(Stored data)
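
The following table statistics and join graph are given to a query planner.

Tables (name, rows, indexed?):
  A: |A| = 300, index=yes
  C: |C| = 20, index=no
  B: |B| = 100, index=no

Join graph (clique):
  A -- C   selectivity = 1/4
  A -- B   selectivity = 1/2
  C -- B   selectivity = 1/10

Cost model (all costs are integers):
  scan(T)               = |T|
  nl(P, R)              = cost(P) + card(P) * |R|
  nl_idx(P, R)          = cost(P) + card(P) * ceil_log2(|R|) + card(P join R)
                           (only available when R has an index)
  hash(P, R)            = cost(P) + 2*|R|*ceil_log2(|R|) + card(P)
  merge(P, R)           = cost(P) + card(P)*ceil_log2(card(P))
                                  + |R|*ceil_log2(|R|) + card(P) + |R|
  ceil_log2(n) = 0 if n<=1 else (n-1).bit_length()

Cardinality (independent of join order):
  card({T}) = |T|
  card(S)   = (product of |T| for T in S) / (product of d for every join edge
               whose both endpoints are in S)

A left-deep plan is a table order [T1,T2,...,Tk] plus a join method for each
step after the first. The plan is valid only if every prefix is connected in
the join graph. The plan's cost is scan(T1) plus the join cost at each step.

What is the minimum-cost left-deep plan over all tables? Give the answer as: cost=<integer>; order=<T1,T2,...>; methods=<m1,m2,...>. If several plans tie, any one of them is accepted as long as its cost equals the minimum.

Selinger DP (subsets sized 1..n):
  {A}: scan cost=300, card=300
  {C}: scan cost=20, card=20
  {B}: scan cost=100, card=100
  {AC}: card=1500; try (C,hash)→800, (A,nl_idx)→1700, (A,merge)→3140, (C,merge)→3420, (A,hash)→5440, (A,nl)→6020 …(+1); best=800 via (C,hash)
  {AB}: card=15000; try (B,hash)→2000, (A,merge)→3900, (B,merge)→4100, (A,hash)→5600, (A,nl_idx)→16000, (A,nl)→30100 …(+1); best=2000 via (B,hash)
  {BC}: card=200; try (C,hash)→400, (B,merge)→940, (C,merge)→1020, (B,hash)→1440, (B,nl)→2020, (C,nl)→2100; best=400 via (C,hash)
  {ABC}: card=7500; try (B,hash)→3700, (A,merge)→5200, (A,hash)→6000, (A,nl_idx)→9700, (C,hash)→17200, (B,merge)→19600 …(+4); best=3700 via (B,hash)

cost=3700; order=A,C,B; methods=hash,hash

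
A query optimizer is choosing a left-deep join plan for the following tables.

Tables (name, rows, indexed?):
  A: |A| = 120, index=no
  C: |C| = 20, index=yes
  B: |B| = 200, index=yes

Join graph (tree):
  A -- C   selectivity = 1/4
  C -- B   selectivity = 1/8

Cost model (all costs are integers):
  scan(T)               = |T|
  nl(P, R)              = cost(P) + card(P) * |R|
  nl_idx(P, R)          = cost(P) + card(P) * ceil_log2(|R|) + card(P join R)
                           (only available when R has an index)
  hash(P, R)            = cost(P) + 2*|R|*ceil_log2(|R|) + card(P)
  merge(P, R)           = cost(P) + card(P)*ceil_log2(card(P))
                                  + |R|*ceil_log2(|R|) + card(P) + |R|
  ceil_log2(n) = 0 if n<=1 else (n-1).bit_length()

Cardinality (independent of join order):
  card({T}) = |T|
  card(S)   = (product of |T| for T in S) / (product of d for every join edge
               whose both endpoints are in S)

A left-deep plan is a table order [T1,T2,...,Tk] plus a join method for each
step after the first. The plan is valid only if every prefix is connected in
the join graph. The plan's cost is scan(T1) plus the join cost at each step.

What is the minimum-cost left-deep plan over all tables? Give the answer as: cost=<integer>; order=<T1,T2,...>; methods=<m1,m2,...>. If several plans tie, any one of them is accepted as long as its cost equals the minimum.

Selinger DP (subsets sized 1..n):
  {A}: scan cost=120, card=120
  {C}: scan cost=20, card=20
  {B}: scan cost=200, card=200
  {AC}: card=600; try (C,hash)→440, (A,merge)→1100, (C,merge)→1200, (C,nl_idx)→1320, (A,hash)→1720, (A,nl)→2420 …(+1); best=440 via (C,hash)
  {BC}: card=500; try (C,hash)→600, (B,nl_idx)→680, (C,nl_idx)→1700, (B,merge)→1940, (C,merge)→2120, (B,hash)→3240 …(+2); best=600 via (C,hash)
  {ABC}: card=15000; try (A,hash)→2780, (B,hash)→4240, (A,merge)→6560, (B,merge)→8840, (B,nl_idx)→20240, (A,nl)→60600 …(+1); best=2780 via (A,hash)

cost=2780; order=B,C,A; methods=hash,hash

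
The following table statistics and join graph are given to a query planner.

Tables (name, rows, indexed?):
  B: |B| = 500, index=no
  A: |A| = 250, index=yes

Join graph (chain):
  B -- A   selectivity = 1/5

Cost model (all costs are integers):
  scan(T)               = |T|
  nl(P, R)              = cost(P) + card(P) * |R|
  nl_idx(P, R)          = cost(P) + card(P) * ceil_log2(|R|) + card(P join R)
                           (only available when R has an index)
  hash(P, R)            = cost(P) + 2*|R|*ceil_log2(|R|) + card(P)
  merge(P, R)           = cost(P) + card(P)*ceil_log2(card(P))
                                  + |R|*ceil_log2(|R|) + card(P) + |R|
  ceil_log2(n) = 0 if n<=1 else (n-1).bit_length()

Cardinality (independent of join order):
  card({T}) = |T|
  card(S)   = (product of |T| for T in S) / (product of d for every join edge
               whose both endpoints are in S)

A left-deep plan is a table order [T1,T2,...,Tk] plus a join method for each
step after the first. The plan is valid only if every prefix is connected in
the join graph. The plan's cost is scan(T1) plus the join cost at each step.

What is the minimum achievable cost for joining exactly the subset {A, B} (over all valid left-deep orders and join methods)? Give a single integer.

Selinger DP over subsets of {A,B}:
  {B}: scan cost=500, card=500
  {A}: scan cost=250, card=250
  {AB}: card=25000; try (A,hash)→5000, (B,merge)→7500, (A,merge)→7750, (B,hash)→9500, (A,nl_idx)→29500, (B,nl)→125250 …(+1); best=5000 via (A,hash)

5000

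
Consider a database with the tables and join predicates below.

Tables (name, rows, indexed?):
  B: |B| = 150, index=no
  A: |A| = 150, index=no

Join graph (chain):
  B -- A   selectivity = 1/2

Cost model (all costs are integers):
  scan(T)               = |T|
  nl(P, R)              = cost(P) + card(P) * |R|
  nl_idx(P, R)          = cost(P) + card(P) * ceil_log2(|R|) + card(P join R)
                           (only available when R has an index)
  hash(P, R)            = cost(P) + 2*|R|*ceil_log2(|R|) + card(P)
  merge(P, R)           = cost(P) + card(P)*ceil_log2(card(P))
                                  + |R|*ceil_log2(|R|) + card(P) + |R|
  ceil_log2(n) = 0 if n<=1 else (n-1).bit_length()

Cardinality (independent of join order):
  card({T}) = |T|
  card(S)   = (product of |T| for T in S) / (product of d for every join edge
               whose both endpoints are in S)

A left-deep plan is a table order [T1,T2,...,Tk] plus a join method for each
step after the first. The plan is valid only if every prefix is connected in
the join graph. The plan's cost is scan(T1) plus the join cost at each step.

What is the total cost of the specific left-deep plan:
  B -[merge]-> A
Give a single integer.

step 1: scan B: cost=150, card=150
step 2: join A via merge
    card(P join A) = 150*150/(2) = 11250
    cost = 150 + 150*8 + 150*8 + 150 + 150 = 2850

2850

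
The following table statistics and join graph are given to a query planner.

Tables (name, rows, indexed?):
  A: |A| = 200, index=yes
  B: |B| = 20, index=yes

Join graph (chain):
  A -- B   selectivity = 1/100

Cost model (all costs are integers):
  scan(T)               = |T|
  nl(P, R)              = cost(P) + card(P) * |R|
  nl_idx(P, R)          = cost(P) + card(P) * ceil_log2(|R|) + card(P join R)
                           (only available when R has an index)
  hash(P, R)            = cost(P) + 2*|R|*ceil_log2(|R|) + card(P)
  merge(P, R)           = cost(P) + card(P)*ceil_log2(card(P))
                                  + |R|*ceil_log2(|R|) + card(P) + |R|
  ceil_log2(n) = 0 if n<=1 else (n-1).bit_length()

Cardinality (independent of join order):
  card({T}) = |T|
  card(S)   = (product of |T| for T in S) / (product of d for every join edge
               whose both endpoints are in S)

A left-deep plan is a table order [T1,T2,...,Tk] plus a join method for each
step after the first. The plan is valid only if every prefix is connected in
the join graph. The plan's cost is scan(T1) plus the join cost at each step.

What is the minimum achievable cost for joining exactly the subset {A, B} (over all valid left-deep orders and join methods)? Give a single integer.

220

Selinger DP over subsets of {A,B}:
  {A}: scan cost=200, card=200
  {B}: scan cost=20, card=20
  {AB}: card=40; try (A,nl_idx)→220, (B,hash)→600, (B,nl_idx)→1240, (A,merge)→1940, (B,merge)→2120, (A,hash)→3240 …(+2); best=220 via (A,nl_idx)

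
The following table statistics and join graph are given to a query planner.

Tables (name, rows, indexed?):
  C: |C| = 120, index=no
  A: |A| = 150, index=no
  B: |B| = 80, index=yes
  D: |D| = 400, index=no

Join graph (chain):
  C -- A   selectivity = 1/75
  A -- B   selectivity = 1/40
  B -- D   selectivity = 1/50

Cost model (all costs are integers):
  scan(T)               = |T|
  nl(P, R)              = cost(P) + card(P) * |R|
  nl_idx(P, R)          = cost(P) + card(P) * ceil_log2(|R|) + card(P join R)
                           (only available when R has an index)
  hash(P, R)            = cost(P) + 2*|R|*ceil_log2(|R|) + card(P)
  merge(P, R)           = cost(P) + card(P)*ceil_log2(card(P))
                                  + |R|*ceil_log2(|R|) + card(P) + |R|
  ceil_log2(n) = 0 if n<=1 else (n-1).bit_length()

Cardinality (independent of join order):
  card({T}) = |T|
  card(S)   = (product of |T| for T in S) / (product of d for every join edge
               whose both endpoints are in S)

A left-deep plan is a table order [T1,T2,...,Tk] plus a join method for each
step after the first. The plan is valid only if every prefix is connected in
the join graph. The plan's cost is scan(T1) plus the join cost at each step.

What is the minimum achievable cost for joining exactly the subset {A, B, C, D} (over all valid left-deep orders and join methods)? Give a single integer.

Selinger DP over subsets of {A,B,C,D}:
  {C}: scan cost=120, card=120
  {A}: scan cost=150, card=150
  {B}: scan cost=80, card=80
  {D}: scan cost=400, card=400
  {AC}: card=240; try (C,hash)→1980, (A,merge)→2430, (C,merge)→2460, (A,hash)→2640, (A,nl)→18120, (C,nl)→18150; best=1980 via (C,hash)
  {AB}: card=300; try (B,hash)→1420, (B,nl_idx)→1500, (A,merge)→2070, (B,merge)→2140, (A,hash)→2560, (A,nl)→12080 …(+1); best=1420 via (B,hash)
  {BD}: card=640; try (B,hash)→1920, (B,nl_idx)→3840, (D,merge)→4720, (B,merge)→5040, (D,hash)→7360, (D,nl)→32080 …(+1); best=1920 via (B,hash)
  {ABC}: card=480; try (B,hash)→3340, (C,hash)→3400, (B,nl_idx)→4140, (B,merge)→4780, (C,merge)→5380, (B,nl)→21180 …(+1); best=3340 via (B,hash)
  {ABD}: card=2400; try (A,hash)→4960, (D,merge)→8420, (D,hash)→8920, (A,merge)→10310, (A,nl)→97920, (D,nl)→121420; best=4960 via (A,hash)
  {ABCD}: card=3840; try (C,hash)→9040, (D,hash)→11020, (D,merge)→12140, (C,merge)→37120, (D,nl)→195340, (C,nl)→292960; best=9040 via (C,hash)

9040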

**Action item:** Whenever a line of the data includes the word "selectivity", show that line in full.

**Written solution:**
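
  A -- C   selectivity = 1/4
  A -- B   selectivity = 1/2
  C -- B   selectivity = 1/10
  A -- C   selectivity = 1/4
  C -- B   selectivity = 1/8
  B -- A   selectivity = 1/5
  B -- A   selectivity = 1/2
  A -- B   selectivity = 1/100
  C -- A   selectivity = 1/75
  A -- B   selectivity = 1/40
  B -- D   selectivity = 1/50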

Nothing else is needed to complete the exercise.